TASK STATEMENT:
What you return must match the records below exactly, down to each character.

RECORDS SUPPLIED:
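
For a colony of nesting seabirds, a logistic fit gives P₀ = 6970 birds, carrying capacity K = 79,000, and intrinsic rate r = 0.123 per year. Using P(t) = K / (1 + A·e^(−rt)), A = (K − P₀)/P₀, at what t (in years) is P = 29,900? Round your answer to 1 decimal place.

t ≈ 15.0 years

A = (79000 − 6970)/6970 = 10.33429
29900 = 79000/(1 + 10.33429·e^(−0.123t)) → 1 + 10.33429·e^(−0.123t) = 2.64214
e^(−0.123t) = 0.158902 → t = ln(6.29318)/0.123 = 1.83947/0.123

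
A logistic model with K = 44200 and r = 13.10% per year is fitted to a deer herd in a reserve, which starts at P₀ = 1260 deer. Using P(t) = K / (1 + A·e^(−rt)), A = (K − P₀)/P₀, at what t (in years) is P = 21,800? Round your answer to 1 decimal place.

A = (44200 − 1260)/1260 = 34.07937
21800 = 44200/(1 + 34.07937·e^(−0.131t)) → 1 + 34.07937·e^(−0.131t) = 2.02752
e^(−0.131t) = 0.030151 → t = ln(33.16652)/0.131 = 3.50154/0.131

t ≈ 26.7 years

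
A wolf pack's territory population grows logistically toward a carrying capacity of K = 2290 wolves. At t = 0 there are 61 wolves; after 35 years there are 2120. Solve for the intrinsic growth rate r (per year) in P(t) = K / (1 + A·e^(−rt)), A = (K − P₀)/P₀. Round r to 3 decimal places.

r ≈ 0.175 per year

A = (2290 − 61)/61 = 36.54098
2120 = 2290/(1 + 36.54098·e^(−r·35)) → e^(−35r) = (1.08019 − 1)/36.54098 = 0.002194
r = −ln(0.002194)/35 = 6.12181/35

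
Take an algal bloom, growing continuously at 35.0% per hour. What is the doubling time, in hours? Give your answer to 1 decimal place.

doubling time = ln(2) / |r| = 0.69315 / 0.35

doubling time ≈ 2.0 hours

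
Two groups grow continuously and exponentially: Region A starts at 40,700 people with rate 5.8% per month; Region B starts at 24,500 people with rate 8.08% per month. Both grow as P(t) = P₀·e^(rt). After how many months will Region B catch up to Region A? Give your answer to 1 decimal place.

t ≈ 22.3 months

40700·e^(0.058t) = 24500·e^(0.0808t)
40700/24500 = e^((0.0808 − 0.058)t) → ln(1.66122) = 0.0228·t
t = 0.50755 / 0.0228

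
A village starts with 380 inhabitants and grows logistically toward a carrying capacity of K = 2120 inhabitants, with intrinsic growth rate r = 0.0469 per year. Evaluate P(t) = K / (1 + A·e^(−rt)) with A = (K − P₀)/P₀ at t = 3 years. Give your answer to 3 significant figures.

≈ 426 inhabitants

A = (2120 − 380)/380 = 4.57895
P(3) = 2120 / (1 + 4.57895·e^(−0.0469·3)) = 2120 / (1 + 4.57895·0.86875)
= 2120 / 4.97796 ≈ 425.88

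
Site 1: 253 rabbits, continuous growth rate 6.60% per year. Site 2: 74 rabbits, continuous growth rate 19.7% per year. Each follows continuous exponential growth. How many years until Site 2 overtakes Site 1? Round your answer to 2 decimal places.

t ≈ 9.38 years

253·e^(0.066t) = 74·e^(0.197t)
253/74 = e^((0.197 − 0.066)t) → ln(3.41892) = 0.131·t
t = 1.22932 / 0.131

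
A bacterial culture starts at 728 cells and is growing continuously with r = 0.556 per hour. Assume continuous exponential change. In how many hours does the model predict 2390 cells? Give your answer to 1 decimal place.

t ≈ 2.1 hours

2390 = 728 · e^(0.556·t)
t = ln(2390/728) / 0.556 = ln(3.28297) / 0.556 = 1.18875 / 0.556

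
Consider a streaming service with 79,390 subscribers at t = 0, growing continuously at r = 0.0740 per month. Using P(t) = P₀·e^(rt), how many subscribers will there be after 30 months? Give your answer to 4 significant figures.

≈ 731,000 subscribers

P(30) = 79390 · e^(0.074·30) = 79390 · e^(2.22)
= 79390 · 9.20733 ≈ 730970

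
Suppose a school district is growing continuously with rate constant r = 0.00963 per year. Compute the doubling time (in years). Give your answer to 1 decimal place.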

FINAL ANSWER:
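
For a colony of nesting seabirds, a logistic fit gives P₀ = 6970 birds, carrying capacity K = 79,000, and intrinsic rate r = 0.123 per year. Using P(t) = K / (1 + A·e^(−rt)), A = (K − P₀)/P₀, at what t (in years) is P = 29,900? Round your answer to 1 decimal place.

t ≈ 15.0 years

A = (79000 − 6970)/6970 = 10.33429
29900 = 79000/(1 + 10.33429·e^(−0.123t)) → 1 + 10.33429·e^(−0.123t) = 2.64214
e^(−0.123t) = 0.158902 → t = ln(6.29318)/0.123 = 1.83947/0.123

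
A logistic model with K = 44200 and r = 13.10% per year is fitted to a deer herd in a reserve, which starts at P₀ = 1260 deer. Using P(t) = K / (1 + A·e^(−rt)), A = (K − P₀)/P₀, at what t (in years) is P = 21,800? Round your answer to 1 decimal place.

A = (44200 − 1260)/1260 = 34.07937
21800 = 44200/(1 + 34.07937·e^(−0.131t)) → 1 + 34.07937·e^(−0.131t) = 2.02752
e^(−0.131t) = 0.030151 → t = ln(33.16652)/0.131 = 3.50154/0.131

t ≈ 26.7 years

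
A wolf pack's territory population grows logistically toward a carrying capacity of K = 2290 wolves. At t = 0 there are 61 wolves; after 35 years there are 2120. Solve for the intrinsic growth rate r (per year) in P(t) = K / (1 + A·e^(−rt)), A = (K − P₀)/P₀. Round r to 3 decimal places.

r ≈ 0.175 per year

A = (2290 − 61)/61 = 36.54098
2120 = 2290/(1 + 36.54098·e^(−r·35)) → e^(−35r) = (1.08019 − 1)/36.54098 = 0.002194
r = −ln(0.002194)/35 = 6.12181/35

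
Take an algal bloom, growing continuously at 35.0% per hour. What is the doubling time, in hours? Give your answer to 1 decimal place.

doubling time = ln(2) / |r| = 0.69315 / 0.35

doubling time ≈ 2.0 hours

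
Two groups grow continuously and exponentially: Region A starts at 40,700 people with rate 5.8% per month; Region B starts at 24,500 people with rate 8.08% per month. Both grow as P(t) = P₀·e^(rt). After how many months will Region B catch up to Region A? Give your answer to 1 decimal place.

t ≈ 22.3 months

40700·e^(0.058t) = 24500·e^(0.0808t)
40700/24500 = e^((0.0808 − 0.058)t) → ln(1.66122) = 0.0228·t
t = 0.50755 / 0.0228

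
A village starts with 380 inhabitants and grows logistically toward a carrying capacity of K = 2120 inhabitants, with intrinsic growth rate r = 0.0469 per year. Evaluate P(t) = K / (1 + A·e^(−rt)) with A = (K − P₀)/P₀ at t = 3 years. Give your answer to 3 significant figures.

≈ 426 inhabitants

A = (2120 − 380)/380 = 4.57895
P(3) = 2120 / (1 + 4.57895·e^(−0.0469·3)) = 2120 / (1 + 4.57895·0.86875)
= 2120 / 4.97796 ≈ 425.88

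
Site 1: 253 rabbits, continuous growth rate 6.60% per year. Site 2: 74 rabbits, continuous growth rate 19.7% per year. Each follows continuous exponential growth. How many years until Site 2 overtakes Site 1? Round your answer to 2 decimal places.

t ≈ 9.38 years

253·e^(0.066t) = 74·e^(0.197t)
253/74 = e^((0.197 − 0.066)t) → ln(3.41892) = 0.131·t
t = 1.22932 / 0.131

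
A bacterial culture starts at 728 cells and is growing continuously with r = 0.556 per hour. Assume continuous exponential change. In how many hours does the model predict 2390 cells? Give your answer to 1 decimal place.

t ≈ 2.1 hours

2390 = 728 · e^(0.556·t)
t = ln(2390/728) / 0.556 = ln(3.28297) / 0.556 = 1.18875 / 0.556

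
Consider a streaming service with 79,390 subscribers at t = 0, growing continuously at r = 0.0740 per month. Using P(t) = P₀·e^(rt), how many subscribers will there be after 30 months? Give your answer to 4 significant figures.

≈ 731,000 subscribers

P(30) = 79390 · e^(0.074·30) = 79390 · e^(2.22)
= 79390 · 9.20733 ≈ 730970

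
Suppose a school district is growing continuously with rate constant r = 0.00963 per year. Compute the doubling time (in years). Give your answer to 1 decimal place.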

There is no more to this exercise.